▶ **What you should do**:
Exactly transcribe the line that holds "The Northern Federation's" and every remaining line of the records, up to and including the final one, with nothing else.

▶ **Exercise data**:
= Beginning of Section =
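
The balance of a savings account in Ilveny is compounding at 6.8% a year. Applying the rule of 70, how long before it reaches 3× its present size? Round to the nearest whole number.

about 16 years

At 6.8% it doubles every 70/6.8 ≈ 10.29 years.
3× is log₂ 3 ≈ 1.58 doublings, so ≈ 1.58 × 10.29 = 16 years.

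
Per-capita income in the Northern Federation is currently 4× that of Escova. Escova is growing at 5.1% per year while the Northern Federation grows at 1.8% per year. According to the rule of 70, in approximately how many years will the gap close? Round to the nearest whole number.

What matters is the difference: 3.3 pp.
Rule of 70 on the gap: the ratio halves every 70/3.3 ≈ 21.21 years.
A 4× gap closes after 2 halvings: 2 × 21.21 ≈ 42 years.

≈ 42 years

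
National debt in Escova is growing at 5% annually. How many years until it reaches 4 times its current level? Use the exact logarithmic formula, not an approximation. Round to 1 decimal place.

28.4 years

t = ln(4) / ln(1 + 0.05) = 1.3863 / 0.048790 ≈ 28.41.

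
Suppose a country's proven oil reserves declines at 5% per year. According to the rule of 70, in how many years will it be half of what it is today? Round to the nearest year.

Halving time ≈ 70 / 5 = 14.00 → 14 years.

roughly 14 years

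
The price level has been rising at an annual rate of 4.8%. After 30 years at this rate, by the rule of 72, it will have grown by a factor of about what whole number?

72/4.8 ≈ 15.00 years per doubling.
30 years fits 2 doublings: 2^2 = 4.

about 4 times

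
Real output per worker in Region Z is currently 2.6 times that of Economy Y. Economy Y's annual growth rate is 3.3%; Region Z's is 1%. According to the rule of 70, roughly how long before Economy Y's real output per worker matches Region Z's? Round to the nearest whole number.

around 42 years

The growth-rate gap is 3.3% − 1% = 2.3 percentage points.
So the ratio between them halves every 70/2.3 ≈ 30.43 years.
A 2.6 times gap takes log₂(2.6) ≈ 1.38 halvings to close: 1.38 × 30.43 ≈ 42 years.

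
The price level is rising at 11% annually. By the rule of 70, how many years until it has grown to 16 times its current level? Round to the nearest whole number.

Doubling time ≈ 70/11 = 6.36 years.
16 = 2^4, so 4 doublings → 25 years.

roughly 25 years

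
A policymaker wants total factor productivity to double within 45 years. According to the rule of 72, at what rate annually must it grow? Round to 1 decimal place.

72 / 45 ≈ 1.60, so about 1.6% annually.

≈ 1.6% annually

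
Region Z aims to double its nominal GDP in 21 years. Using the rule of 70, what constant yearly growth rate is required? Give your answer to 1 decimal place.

3.3% per year

70 / 21 ≈ 3.33, so about 3.3% per year.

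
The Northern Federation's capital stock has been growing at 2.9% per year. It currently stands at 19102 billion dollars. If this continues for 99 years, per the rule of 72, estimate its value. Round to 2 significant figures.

≈ 300000 billion dollars

Doubling time ≈ 72/2.9 = 24.83 years.
99 years is 99/24.83 ≈ 3.99 doublings, a factor of 2^3.99 ≈ 15.89.
19102 × 15.89 ≈ 300000 billion dollars.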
= End of Section =
▶ **Response box**:
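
The Northern Federation's capital stock has been growing at 2.9% per year. It currently stands at 19102 billion dollars. If this continues for 99 years, per the rule of 72, estimate its value. Round to 2 significant figures.

≈ 300000 billion dollars

Doubling time ≈ 72/2.9 = 24.83 years.
99 years is 99/24.83 ≈ 3.99 doublings, a factor of 2^3.99 ≈ 15.89.
19102 × 15.89 ≈ 300000 billion dollars.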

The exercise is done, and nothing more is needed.